Read through the records below and copy each line that uses the word "then".

=== Stored data ===

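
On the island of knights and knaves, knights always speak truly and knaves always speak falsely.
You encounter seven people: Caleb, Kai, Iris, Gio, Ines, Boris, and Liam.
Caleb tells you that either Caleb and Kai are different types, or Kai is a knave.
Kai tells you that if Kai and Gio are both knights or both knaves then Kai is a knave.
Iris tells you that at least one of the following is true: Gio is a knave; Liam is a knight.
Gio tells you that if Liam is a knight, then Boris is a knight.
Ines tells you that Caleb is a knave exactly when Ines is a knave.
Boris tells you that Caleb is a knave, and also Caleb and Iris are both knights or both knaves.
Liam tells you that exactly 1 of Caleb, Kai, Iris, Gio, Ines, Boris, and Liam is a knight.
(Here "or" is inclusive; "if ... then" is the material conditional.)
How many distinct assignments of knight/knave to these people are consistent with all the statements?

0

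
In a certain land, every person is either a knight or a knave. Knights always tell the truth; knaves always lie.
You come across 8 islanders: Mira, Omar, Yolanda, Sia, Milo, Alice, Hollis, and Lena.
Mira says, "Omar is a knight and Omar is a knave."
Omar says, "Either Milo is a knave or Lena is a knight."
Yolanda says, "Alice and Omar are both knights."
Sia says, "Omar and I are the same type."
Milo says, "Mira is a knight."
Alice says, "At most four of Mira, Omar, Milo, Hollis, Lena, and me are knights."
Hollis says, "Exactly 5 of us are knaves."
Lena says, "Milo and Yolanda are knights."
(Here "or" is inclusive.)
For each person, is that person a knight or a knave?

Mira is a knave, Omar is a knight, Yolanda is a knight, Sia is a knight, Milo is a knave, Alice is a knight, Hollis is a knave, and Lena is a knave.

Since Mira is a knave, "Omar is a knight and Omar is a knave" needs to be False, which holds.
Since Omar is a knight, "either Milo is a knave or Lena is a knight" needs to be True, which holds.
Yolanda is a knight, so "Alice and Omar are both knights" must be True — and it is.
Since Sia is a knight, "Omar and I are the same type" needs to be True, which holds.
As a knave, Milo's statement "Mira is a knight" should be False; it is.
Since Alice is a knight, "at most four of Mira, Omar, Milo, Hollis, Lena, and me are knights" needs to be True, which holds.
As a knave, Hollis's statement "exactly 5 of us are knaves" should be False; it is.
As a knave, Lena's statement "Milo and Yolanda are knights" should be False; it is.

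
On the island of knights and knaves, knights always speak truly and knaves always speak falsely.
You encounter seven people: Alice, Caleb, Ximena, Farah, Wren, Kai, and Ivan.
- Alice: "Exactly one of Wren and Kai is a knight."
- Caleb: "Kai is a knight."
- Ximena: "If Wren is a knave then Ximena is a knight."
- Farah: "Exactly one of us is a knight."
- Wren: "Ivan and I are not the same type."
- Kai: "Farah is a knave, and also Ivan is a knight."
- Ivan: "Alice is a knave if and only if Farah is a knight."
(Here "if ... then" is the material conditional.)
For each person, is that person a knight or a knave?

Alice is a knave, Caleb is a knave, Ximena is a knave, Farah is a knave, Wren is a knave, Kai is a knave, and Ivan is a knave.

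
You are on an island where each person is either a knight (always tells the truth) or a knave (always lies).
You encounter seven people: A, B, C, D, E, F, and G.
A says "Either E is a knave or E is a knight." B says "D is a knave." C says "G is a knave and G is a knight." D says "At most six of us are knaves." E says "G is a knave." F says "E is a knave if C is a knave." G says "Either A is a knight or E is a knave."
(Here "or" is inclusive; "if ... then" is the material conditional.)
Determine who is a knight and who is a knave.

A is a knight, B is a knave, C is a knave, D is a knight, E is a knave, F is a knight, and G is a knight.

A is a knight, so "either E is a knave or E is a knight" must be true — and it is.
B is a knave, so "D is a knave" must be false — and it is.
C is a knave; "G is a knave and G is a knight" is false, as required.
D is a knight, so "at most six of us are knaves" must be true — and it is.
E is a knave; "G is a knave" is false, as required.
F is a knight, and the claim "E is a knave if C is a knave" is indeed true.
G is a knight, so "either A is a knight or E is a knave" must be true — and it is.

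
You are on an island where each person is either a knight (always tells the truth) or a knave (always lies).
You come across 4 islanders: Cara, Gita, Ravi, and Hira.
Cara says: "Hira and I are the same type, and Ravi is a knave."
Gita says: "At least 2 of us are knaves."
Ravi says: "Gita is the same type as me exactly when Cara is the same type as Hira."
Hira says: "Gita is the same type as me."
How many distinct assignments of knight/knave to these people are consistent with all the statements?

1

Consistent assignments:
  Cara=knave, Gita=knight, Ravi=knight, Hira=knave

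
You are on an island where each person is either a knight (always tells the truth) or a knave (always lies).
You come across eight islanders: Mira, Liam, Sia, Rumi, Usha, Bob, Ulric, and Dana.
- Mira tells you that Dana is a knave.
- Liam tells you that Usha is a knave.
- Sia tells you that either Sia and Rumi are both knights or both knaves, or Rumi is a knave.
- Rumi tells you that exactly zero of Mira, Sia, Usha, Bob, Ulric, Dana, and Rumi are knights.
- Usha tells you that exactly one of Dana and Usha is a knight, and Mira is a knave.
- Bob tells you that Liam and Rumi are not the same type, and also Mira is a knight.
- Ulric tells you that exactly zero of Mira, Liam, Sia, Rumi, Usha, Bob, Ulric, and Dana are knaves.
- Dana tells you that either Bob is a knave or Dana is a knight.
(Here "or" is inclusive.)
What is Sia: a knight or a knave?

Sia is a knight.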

===

◆ Response area:
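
Kai tells you that if Kai and Gio are both knights or both knaves then Kai is a knave.
Gio tells you that if Liam is a knight, then Boris is a knight.
(Here "or" is inclusive; "if ... then" is the material conditional.)
- Ximena: "If Wren is a knave then Ximena is a knight."
(Here "if ... then" is the material conditional.)
(Here "or" is inclusive; "if ... then" is the material conditional.)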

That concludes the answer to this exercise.